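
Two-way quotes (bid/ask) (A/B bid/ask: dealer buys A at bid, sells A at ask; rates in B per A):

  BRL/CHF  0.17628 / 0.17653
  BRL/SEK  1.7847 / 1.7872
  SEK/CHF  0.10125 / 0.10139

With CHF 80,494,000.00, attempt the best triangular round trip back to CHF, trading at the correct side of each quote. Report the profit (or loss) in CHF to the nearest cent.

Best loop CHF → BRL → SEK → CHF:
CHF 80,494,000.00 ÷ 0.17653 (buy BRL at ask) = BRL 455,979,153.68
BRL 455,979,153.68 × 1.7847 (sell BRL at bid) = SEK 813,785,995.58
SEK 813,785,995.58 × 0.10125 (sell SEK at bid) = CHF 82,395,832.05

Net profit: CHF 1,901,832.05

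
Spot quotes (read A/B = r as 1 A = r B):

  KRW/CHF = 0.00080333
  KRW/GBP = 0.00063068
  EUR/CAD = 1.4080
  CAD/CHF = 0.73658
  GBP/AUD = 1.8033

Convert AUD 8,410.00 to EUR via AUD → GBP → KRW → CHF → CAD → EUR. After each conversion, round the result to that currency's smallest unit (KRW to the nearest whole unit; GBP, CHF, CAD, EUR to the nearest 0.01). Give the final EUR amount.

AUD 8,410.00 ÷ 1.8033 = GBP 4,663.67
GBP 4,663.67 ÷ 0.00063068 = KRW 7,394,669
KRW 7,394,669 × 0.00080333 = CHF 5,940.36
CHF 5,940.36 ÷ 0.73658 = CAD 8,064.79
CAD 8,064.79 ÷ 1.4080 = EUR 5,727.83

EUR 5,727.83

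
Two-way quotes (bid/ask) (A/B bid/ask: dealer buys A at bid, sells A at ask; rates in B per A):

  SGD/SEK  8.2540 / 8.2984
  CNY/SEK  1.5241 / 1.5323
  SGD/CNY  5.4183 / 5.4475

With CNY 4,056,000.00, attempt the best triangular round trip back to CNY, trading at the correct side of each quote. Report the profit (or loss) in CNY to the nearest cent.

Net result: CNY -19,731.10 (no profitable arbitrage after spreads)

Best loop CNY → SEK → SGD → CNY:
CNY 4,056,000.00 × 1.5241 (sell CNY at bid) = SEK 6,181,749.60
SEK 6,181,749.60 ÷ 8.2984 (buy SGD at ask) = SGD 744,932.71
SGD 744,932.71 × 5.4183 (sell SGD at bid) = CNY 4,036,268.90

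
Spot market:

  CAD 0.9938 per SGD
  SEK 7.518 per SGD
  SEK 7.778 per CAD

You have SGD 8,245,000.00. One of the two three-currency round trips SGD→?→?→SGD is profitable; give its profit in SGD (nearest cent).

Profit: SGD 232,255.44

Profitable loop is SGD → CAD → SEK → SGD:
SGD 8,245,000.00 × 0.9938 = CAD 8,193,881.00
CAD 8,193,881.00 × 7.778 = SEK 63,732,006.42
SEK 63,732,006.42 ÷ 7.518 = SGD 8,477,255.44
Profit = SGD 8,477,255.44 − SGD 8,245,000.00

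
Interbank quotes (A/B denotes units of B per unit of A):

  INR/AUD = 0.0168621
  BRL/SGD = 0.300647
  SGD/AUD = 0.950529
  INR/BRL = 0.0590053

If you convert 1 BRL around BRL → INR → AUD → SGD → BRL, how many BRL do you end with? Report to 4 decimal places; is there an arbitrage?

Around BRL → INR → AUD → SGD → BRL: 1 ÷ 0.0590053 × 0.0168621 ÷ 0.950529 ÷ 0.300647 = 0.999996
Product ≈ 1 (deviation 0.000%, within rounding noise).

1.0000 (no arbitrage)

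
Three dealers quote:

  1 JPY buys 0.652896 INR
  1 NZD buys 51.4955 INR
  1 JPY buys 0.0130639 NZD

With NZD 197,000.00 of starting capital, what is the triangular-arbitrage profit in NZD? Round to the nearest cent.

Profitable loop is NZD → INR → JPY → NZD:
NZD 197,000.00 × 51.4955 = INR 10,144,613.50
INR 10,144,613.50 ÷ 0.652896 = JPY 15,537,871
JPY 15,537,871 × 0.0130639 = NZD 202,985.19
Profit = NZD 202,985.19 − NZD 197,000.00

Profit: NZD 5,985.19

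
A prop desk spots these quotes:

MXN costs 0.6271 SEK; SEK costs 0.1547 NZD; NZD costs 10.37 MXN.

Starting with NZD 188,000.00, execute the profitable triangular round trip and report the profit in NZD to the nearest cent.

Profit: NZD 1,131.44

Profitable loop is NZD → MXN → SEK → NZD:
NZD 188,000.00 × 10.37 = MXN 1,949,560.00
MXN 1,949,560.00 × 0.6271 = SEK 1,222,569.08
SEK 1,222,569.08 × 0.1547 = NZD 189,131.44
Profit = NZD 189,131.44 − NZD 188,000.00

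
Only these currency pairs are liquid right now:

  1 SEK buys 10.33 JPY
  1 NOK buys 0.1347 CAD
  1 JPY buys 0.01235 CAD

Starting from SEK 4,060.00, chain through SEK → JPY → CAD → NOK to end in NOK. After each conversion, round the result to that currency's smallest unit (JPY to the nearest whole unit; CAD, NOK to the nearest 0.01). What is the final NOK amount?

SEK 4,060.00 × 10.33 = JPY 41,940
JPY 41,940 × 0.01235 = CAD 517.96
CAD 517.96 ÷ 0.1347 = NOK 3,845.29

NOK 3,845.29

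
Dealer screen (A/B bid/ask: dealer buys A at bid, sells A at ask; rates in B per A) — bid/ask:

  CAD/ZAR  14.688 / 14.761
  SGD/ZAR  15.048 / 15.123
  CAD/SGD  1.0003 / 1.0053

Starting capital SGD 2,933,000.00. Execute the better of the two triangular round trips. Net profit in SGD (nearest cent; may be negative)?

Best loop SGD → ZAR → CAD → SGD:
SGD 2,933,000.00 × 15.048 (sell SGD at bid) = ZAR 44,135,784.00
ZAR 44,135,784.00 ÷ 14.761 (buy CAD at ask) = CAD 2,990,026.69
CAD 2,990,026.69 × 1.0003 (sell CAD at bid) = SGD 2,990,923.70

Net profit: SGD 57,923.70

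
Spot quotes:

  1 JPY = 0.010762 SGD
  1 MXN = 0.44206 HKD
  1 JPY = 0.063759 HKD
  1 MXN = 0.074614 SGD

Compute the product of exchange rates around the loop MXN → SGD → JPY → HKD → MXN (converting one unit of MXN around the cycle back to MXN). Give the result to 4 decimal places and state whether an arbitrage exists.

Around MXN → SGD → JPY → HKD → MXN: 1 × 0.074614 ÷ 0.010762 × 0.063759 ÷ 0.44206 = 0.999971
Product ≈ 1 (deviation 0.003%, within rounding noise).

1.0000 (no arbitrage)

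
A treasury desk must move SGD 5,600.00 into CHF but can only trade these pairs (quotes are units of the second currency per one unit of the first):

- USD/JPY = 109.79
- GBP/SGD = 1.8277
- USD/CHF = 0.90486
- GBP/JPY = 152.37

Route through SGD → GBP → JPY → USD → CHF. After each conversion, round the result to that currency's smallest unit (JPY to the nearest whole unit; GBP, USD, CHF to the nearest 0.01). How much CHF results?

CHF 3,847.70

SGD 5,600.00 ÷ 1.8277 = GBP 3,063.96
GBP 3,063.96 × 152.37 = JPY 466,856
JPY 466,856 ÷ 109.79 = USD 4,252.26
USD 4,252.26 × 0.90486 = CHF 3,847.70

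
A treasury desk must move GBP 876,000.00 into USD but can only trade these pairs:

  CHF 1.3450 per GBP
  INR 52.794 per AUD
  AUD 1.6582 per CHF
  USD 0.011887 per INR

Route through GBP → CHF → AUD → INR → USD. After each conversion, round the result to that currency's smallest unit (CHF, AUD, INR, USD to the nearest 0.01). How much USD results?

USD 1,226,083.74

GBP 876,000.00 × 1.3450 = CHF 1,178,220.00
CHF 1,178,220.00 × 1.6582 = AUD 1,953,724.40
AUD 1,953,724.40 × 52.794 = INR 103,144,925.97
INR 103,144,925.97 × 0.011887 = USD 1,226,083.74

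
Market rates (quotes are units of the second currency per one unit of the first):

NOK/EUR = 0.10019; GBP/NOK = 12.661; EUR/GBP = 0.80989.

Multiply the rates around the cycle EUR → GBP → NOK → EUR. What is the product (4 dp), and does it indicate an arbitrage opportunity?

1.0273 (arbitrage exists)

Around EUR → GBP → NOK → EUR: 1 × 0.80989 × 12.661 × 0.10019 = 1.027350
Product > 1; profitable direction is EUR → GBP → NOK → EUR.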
******
Requirement: Only one stretch of the records above is wanted: the lines between the one holding "0.10125 / 0.10139" and the one holding "5.4183 / 5.4475", inclusive, reproduced exactly.

Output:
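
  SEK/CHF  0.10125 / 0.10139

With CHF 80,494,000.00, attempt the best triangular round trip back to CHF, trading at the correct side of each quote. Report the profit (or loss) in CHF to the nearest cent.

Best loop CHF → BRL → SEK → CHF:
CHF 80,494,000.00 ÷ 0.17653 (buy BRL at ask) = BRL 455,979,153.68
BRL 455,979,153.68 × 1.7847 (sell BRL at bid) = SEK 813,785,995.58
SEK 813,785,995.58 × 0.10125 (sell SEK at bid) = CHF 82,395,832.05

Net profit: CHF 1,901,832.05

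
Spot quotes (read A/B = r as 1 A = r B):

  KRW/CHF = 0.00080333
  KRW/GBP = 0.00063068
  EUR/CAD = 1.4080
  CAD/CHF = 0.73658
  GBP/AUD = 1.8033

Convert AUD 8,410.00 to EUR via AUD → GBP → KRW → CHF → CAD → EUR. After each conversion, round the result to that currency's smallest unit (KRW to the nearest whole unit; GBP, CHF, CAD, EUR to the nearest 0.01). Give the final EUR amount.

AUD 8,410.00 ÷ 1.8033 = GBP 4,663.67
GBP 4,663.67 ÷ 0.00063068 = KRW 7,394,669
KRW 7,394,669 × 0.00080333 = CHF 5,940.36
CHF 5,940.36 ÷ 0.73658 = CAD 8,064.79
CAD 8,064.79 ÷ 1.4080 = EUR 5,727.83

EUR 5,727.83

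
Two-way quotes (bid/ask) (A/B bid/ask: dealer buys A at bid, sells A at ask; rates in B per A):

  SGD/SEK  8.2540 / 8.2984
  CNY/SEK  1.5241 / 1.5323
  SGD/CNY  5.4183 / 5.4475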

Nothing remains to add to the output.